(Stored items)

______

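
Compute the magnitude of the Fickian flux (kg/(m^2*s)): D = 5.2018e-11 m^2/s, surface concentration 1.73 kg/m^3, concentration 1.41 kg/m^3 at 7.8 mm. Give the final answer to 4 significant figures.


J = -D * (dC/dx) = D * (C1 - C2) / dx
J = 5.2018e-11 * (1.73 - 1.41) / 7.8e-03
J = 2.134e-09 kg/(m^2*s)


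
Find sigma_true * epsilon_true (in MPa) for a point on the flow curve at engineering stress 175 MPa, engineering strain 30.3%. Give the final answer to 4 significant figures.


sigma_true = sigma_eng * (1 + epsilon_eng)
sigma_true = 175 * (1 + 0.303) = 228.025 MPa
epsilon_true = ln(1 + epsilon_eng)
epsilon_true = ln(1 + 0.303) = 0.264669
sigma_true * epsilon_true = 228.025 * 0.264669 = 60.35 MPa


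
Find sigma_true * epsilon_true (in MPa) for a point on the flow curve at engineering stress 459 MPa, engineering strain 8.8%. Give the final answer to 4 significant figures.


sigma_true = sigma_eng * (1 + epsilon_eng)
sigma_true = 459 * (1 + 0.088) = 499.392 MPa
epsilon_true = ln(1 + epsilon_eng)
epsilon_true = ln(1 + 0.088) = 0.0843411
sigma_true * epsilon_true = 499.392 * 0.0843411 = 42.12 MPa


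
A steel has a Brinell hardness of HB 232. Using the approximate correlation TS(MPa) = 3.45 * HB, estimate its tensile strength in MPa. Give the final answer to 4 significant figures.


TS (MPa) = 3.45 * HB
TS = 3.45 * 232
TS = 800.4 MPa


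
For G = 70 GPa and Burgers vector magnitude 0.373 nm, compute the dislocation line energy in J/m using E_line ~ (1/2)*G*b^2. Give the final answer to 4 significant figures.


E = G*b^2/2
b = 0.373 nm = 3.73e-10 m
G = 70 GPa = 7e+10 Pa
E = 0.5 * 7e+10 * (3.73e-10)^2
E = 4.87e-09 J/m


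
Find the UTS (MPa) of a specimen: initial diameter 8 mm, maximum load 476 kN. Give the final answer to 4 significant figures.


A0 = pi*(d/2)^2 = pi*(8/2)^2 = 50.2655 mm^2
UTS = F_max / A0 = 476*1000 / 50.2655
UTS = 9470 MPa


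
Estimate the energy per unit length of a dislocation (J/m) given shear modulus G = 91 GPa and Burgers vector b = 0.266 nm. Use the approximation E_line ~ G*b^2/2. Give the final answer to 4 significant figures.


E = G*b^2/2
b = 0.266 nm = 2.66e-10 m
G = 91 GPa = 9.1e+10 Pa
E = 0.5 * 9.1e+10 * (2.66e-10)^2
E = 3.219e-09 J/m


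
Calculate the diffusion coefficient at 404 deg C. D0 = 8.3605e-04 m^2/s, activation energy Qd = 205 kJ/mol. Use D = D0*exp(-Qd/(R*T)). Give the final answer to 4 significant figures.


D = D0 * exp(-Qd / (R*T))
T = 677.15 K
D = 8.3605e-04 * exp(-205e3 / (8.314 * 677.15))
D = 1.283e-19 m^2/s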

______

◆ **TRY IT**: No line may be altered or left out when the data is written out.

◆ **SOLUTION TO THE PROBLEM**:
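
Compute the magnitude of the Fickian flux (kg/(m^2*s)): D = 5.2018e-11 m^2/s, surface concentration 1.73 kg/m^3, concentration 1.41 kg/m^3 at 7.8 mm. Give the final answer to 4 significant figures.


J = -D * (dC/dx) = D * (C1 - C2) / dx
J = 5.2018e-11 * (1.73 - 1.41) / 7.8e-03
J = 2.134e-09 kg/(m^2*s)


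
Find sigma_true * epsilon_true (in MPa) for a point on the flow curve at engineering stress 175 MPa, engineering strain 30.3%. Give the final answer to 4 significant figures.


sigma_true = sigma_eng * (1 + epsilon_eng)
sigma_true = 175 * (1 + 0.303) = 228.025 MPa
epsilon_true = ln(1 + epsilon_eng)
epsilon_true = ln(1 + 0.303) = 0.264669
sigma_true * epsilon_true = 228.025 * 0.264669 = 60.35 MPa


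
Find sigma_true * epsilon_true (in MPa) for a point on the flow curve at engineering stress 459 MPa, engineering strain 8.8%. Give the final answer to 4 significant figures.


sigma_true = sigma_eng * (1 + epsilon_eng)
sigma_true = 459 * (1 + 0.088) = 499.392 MPa
epsilon_true = ln(1 + epsilon_eng)
epsilon_true = ln(1 + 0.088) = 0.0843411
sigma_true * epsilon_true = 499.392 * 0.0843411 = 42.12 MPa


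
A steel has a Brinell hardness of HB 232. Using the approximate correlation TS(MPa) = 3.45 * HB, estimate its tensile strength in MPa. Give the final answer to 4 significant figures.


TS (MPa) = 3.45 * HB
TS = 3.45 * 232
TS = 800.4 MPa


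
For G = 70 GPa and Burgers vector magnitude 0.373 nm, compute the dislocation line energy in J/m using E_line ~ (1/2)*G*b^2. Give the final answer to 4 significant figures.


E = G*b^2/2
b = 0.373 nm = 3.73e-10 m
G = 70 GPa = 7e+10 Pa
E = 0.5 * 7e+10 * (3.73e-10)^2
E = 4.87e-09 J/m


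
Find the UTS (MPa) of a specimen: initial diameter 8 mm, maximum load 476 kN. Give the final answer to 4 significant figures.


A0 = pi*(d/2)^2 = pi*(8/2)^2 = 50.2655 mm^2
UTS = F_max / A0 = 476*1000 / 50.2655
UTS = 9470 MPa


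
Estimate the energy per unit length of a dislocation (J/m) given shear modulus G = 91 GPa and Burgers vector b = 0.266 nm. Use the approximation E_line ~ G*b^2/2. Give the final answer to 4 significant figures.


E = G*b^2/2
b = 0.266 nm = 2.66e-10 m
G = 91 GPa = 9.1e+10 Pa
E = 0.5 * 9.1e+10 * (2.66e-10)^2
E = 3.219e-09 J/m


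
Calculate the diffusion coefficient at 404 deg C. D0 = 8.3605e-04 m^2/s, activation energy Qd = 205 kJ/mol. Use D = D0*exp(-Qd/(R*T)). Give the final answer to 4 significant figures.


D = D0 * exp(-Qd / (R*T))
T = 677.15 K
D = 8.3605e-04 * exp(-205e3 / (8.314 * 677.15))
D = 1.283e-19 m^2/s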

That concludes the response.